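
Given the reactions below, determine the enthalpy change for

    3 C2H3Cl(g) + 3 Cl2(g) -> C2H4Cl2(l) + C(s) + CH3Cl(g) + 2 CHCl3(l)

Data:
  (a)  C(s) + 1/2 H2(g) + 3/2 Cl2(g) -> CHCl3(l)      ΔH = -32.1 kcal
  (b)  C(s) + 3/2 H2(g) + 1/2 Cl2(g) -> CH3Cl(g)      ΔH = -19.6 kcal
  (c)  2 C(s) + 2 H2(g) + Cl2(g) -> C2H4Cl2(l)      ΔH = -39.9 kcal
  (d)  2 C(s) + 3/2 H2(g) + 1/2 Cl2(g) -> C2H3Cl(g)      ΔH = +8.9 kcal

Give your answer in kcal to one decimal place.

(a) × 2 (×2 to match 2 CHCl3(l) in the target): (2)·(-32.1) = -64.2 kcal
(b) as written (CH3Cl(g) already on the product side): -19.6 kcal
(c) as written (C2H4Cl2(l) already on the product side): -39.9 kcal
(d) reversed and × 3 (reverse to put C2H3Cl(g) on the reactant side; scale by 3 for the 3 C2H3Cl(g)): (-3)·(+8.9) = -26.7 kcal
Since enthalpy is a state function, ΔH = (2)·(-32.1) + (1)·(-19.6) + (1)·(-39.9) + (-3)·(+8.9) = -150.4 kcal

ΔH = -150.4 kcal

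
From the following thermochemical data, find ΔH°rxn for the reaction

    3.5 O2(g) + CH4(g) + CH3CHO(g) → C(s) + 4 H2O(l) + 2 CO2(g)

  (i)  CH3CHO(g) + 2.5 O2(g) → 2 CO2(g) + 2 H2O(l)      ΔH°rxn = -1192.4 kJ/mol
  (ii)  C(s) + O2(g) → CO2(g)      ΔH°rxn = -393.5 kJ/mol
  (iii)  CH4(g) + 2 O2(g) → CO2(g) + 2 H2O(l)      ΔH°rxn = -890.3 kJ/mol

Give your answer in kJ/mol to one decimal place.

(i) as written (CH3CHO(g) already on the reactant side): -1192.4 kJ/mol
(ii) reversed (reverse to put C(s) on the product side): +393.5 kJ/mol
(iii) as written (CH4(g) already on the reactant side): -890.3 kJ/mol
Combining the equations, ΔH°rxn = (-1192.4) + (+393.5) + (-890.3) = -1689.2 kJ/mol

ΔH°rxn = -1689.2 kJ/mol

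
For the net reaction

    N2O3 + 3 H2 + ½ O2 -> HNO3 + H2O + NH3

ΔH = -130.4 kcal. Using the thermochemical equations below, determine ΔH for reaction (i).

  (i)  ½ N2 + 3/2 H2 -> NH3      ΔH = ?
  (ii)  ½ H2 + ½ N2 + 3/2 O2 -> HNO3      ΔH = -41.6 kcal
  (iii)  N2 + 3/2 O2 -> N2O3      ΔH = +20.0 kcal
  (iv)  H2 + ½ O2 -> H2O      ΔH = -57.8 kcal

ΔH = -11.0 kcal

(i) as written (NH3 already on the product side): contributes x
(ii) as written (HNO3 already on the product side): -41.6 kcal
(iii) reversed (N2O3 must end up as a reactant): -20.0 kcal
(iv) as written (H2O already on the product side): -57.8 kcal
-130.4 = (-41.6) + (-20.0) + (-57.8) + x
x = (-130.4 − (-119.4)) / (1) = -11.0 kcal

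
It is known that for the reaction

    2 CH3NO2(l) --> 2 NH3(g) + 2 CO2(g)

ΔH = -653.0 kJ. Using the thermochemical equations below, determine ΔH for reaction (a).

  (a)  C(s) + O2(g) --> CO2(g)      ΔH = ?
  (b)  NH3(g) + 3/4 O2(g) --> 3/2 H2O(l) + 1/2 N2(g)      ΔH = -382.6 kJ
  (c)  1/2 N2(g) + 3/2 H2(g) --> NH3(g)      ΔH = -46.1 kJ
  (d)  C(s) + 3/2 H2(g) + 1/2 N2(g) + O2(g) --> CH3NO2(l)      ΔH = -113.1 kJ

ΔH = -393.5 kJ

(a) × 2: contributes 2·x
(b): not needed.
(c) × 2: (2)·(-46.1) = -92.2 kJ
(d) reversed and × 2: (-2)·(-113.1) = +226.2 kJ
-653.0 = (-92.2) + (+226.2) + 2·x
x = (-653.0 − (+134.0)) / (2) = -393.5 kJ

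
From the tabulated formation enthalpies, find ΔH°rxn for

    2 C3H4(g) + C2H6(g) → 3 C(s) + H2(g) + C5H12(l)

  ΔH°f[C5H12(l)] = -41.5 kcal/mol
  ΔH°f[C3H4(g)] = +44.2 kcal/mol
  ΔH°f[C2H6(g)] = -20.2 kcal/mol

ΔH°rxn = -109.7 kcal/mol

ΔH°rxn = Σ nΔHf°(products) − Σ nΔHf°(reactants).
Products: 3·(+0.0) + 1·(+0.0) + 1·(-41.5) = -41.5
Reactants: 2·(+44.2) + 1·(-20.2) = +68.2
ΔH°rxn = (-41.5) − (+68.2) = -109.7 kcal/mol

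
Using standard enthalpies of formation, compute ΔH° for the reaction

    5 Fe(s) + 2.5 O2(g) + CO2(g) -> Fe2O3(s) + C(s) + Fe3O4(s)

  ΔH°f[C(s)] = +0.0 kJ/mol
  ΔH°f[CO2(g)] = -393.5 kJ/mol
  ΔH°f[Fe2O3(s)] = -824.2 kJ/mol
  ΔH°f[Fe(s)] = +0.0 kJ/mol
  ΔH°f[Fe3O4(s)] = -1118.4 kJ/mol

ΔH° = -1549.1 kJ/mol

ΔH°rxn = Σ nΔHf°(products) − Σ nΔHf°(reactants).
Products: 1·(-824.2) + 1·(+0.0) + 1·(-1118.4) = -1942.6
Reactants: 5·(+0.0) + 5/2·(+0.0) + 1·(-393.5) = -393.5
ΔH° = (-1942.6) − (-393.5) = -1549.1 kJ/mol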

━━━━━━━━━━

## PROBLEM DESCRIPTION
The word to find is "thermochemical". Copy every line of the records that holds it.

## SOLVED EXERCISE
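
From the following thermochemical data, find ΔH°rxn for the reaction
ΔH = -130.4 kcal. Using the thermochemical equations below, determine ΔH for reaction (i).
ΔH = -653.0 kJ. Using the thermochemical equations below, determine ΔH for reaction (a).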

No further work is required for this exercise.